*** Records provided Section Begins ***

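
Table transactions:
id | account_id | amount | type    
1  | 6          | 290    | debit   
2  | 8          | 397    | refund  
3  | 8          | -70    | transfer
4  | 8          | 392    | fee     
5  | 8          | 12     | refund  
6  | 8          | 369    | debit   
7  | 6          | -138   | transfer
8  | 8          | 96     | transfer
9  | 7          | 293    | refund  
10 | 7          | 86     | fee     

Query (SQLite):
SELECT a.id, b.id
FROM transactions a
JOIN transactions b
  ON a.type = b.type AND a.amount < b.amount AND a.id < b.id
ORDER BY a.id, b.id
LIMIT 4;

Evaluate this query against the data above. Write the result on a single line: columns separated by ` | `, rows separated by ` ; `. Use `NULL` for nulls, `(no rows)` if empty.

Pairs (a,b) with same type, a.amount < b.amount, a.id < b.id.
type groups: debit:{1,6} fee:{4,10} refund:{2,5,9} transfer:{3,7,8}
Ordered by (a.id, b.id); first 4.

1 | 6 ; 3 | 8 ; 5 | 9 ; 7 | 8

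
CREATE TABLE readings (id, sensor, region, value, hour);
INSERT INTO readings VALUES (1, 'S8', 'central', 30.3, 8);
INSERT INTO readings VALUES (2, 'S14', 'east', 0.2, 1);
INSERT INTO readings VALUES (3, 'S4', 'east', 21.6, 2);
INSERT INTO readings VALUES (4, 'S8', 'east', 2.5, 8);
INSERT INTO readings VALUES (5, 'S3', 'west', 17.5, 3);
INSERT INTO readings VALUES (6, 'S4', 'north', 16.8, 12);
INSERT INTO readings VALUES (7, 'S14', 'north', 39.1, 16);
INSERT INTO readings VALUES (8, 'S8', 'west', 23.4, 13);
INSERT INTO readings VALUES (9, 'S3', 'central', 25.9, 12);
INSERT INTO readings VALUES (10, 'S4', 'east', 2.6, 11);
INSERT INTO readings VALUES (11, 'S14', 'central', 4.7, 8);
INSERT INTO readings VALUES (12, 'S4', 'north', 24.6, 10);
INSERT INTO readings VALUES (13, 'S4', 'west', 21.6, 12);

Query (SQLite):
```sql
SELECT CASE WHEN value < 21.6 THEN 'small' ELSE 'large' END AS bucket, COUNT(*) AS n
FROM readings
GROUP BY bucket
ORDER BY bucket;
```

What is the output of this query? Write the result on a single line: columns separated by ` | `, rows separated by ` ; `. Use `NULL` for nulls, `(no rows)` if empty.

Bucket rows by value < 21.6 → 'small' else 'large'; count each bucket.

large | 7 ; small | 6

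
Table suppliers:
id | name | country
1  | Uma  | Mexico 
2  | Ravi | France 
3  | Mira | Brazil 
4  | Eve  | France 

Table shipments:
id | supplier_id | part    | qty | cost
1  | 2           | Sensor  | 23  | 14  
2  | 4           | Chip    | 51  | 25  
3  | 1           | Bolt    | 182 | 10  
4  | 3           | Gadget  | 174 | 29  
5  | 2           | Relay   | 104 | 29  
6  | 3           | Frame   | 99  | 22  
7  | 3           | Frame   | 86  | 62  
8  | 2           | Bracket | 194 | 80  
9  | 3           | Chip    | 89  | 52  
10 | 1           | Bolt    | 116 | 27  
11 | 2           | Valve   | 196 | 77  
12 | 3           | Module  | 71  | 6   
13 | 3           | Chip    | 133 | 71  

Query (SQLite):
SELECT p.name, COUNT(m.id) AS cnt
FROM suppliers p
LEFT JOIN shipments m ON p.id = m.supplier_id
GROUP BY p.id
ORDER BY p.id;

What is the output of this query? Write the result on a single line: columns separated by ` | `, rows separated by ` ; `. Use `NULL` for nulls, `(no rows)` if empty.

Uma | 2 ; Ravi | 4 ; Mira | 6 ; Eve | 1

LEFT JOIN keeps every suppliers row; unmatched ones get NULL for shipments columns.
Group by suppliers.id and compute COUNT(m.id). COUNT(col) of an all-NULL group is 0.
  1: ids {3, 10} → COUNT(m.id)=2
  2: ids {1, 5, 8, 11} → COUNT(m.id)=4
  3: ids {4, 6, 7, 9, 12, 13} → COUNT(m.id)=6
  4: ids {2} → COUNT(m.id)=1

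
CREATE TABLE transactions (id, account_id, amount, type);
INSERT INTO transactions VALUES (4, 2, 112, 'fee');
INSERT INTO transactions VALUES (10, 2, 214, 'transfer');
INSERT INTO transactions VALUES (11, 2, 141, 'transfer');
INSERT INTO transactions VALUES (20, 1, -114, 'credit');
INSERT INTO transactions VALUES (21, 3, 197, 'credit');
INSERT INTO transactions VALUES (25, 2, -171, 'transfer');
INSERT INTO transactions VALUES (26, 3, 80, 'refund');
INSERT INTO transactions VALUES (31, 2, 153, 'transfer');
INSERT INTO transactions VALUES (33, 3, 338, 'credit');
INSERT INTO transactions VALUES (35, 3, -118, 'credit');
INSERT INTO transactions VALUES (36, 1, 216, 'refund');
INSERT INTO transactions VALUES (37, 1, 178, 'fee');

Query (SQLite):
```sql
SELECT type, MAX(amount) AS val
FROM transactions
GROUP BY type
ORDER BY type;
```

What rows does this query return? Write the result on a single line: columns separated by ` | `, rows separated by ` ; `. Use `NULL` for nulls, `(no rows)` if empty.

Partition transactions by type; compute MAX(amount) within each group.
  credit: ids {20, 21, 33, 35} → MAX(amount)=338
  fee: ids {4, 37} → MAX(amount)=178
  refund: ids {26, 36} → MAX(amount)=216
  transfer: ids {10, 11, 25, 31} → MAX(amount)=214

credit | 338 ; fee | 178 ; refund | 216 ; transfer | 214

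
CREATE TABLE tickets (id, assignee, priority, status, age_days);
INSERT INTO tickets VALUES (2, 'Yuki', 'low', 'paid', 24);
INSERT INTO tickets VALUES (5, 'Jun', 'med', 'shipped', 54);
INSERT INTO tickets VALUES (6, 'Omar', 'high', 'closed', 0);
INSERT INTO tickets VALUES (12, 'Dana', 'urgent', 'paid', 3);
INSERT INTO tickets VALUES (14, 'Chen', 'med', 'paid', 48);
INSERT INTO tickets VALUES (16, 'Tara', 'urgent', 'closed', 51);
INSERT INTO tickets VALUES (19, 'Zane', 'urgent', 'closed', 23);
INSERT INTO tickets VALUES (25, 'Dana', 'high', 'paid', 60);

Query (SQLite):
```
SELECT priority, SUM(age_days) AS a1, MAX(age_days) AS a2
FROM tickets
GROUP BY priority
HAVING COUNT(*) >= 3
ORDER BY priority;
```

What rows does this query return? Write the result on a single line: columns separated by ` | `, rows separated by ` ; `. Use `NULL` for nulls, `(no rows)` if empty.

urgent | 77 | 51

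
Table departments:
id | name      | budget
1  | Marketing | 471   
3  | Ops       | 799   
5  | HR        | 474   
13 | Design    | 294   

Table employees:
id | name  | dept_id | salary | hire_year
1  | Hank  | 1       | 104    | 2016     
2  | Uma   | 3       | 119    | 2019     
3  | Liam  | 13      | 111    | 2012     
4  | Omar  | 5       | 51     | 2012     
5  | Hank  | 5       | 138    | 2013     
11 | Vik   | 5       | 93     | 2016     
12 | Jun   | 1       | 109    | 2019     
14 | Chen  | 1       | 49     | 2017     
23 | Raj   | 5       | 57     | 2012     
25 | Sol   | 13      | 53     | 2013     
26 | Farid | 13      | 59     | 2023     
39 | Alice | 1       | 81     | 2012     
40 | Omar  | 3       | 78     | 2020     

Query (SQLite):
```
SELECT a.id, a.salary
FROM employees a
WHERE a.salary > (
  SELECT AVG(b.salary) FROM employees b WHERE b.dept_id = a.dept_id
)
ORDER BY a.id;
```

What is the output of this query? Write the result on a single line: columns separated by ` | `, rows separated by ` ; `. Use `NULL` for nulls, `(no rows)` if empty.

For each employees row a, compute AVG(salary) over rows sharing a.dept_id.
Keep row a if a.salary > that per-group AVG.
  dept_id=1: AVG(salary) = 85.75
  dept_id=3: AVG(salary) = 98.5
  dept_id=5: AVG(salary) = 84.75
  dept_id=13: AVG(salary) = 74.333333

1 | 104 ; 2 | 119 ; 3 | 111 ; 5 | 138 ; 11 | 93 ; 12 | 109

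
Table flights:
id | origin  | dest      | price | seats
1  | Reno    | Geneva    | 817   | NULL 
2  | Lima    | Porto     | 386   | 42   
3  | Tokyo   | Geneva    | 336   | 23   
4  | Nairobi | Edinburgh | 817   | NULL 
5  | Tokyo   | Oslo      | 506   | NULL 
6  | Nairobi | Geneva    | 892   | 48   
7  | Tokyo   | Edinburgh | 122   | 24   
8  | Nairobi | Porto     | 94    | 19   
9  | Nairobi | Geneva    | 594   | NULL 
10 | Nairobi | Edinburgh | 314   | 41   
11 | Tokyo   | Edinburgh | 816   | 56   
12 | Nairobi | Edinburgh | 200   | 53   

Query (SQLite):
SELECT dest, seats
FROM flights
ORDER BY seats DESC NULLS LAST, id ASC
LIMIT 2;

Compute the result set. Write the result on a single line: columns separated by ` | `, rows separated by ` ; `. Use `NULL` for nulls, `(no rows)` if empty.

Edinburgh | 56 ; Edinburgh | 53

Sort by seats desc, tiebreak id asc: (56, id=11), (53, id=12), (48, id=6), (42, id=2), (41, id=10) …. Take first 2.
NULLS LAST: NULL seats rows go after all non-NULL rows (among themselves ordered by id asc).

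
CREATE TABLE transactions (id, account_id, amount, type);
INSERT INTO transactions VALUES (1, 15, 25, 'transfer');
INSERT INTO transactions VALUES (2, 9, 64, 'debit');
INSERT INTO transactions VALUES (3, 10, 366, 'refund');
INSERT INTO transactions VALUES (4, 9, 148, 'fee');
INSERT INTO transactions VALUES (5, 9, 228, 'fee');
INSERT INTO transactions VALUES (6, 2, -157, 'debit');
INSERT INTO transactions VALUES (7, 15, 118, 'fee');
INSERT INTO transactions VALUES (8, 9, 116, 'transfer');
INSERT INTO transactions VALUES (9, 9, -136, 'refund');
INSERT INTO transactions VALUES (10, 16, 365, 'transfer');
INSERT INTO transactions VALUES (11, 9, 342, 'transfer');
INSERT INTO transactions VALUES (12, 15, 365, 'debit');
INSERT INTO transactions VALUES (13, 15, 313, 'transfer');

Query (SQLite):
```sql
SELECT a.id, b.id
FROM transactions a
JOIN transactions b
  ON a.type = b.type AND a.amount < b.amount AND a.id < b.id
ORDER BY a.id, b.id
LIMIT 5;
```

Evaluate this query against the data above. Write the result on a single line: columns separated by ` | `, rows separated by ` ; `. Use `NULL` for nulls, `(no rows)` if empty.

1 | 8 ; 1 | 10 ; 1 | 11 ; 1 | 13 ; 2 | 12

Pairs (a,b) with same type, a.amount < b.amount, a.id < b.id.
type groups: debit:{2,6,12} fee:{4,5,7} refund:{3,9} transfer:{1,8,10,11,13}
Ordered by (a.id, b.id); first 5.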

*** Records provided Section Ends ***

Problem requirements: Copy out each line of the records that holds the string "paid".

Response area:
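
INSERT INTO tickets VALUES (2, 'Yuki', 'low', 'paid', 24);
INSERT INTO tickets VALUES (12, 'Dana', 'urgent', 'paid', 3);
INSERT INTO tickets VALUES (14, 'Chen', 'med', 'paid', 48);
INSERT INTO tickets VALUES (25, 'Dana', 'high', 'paid', 60);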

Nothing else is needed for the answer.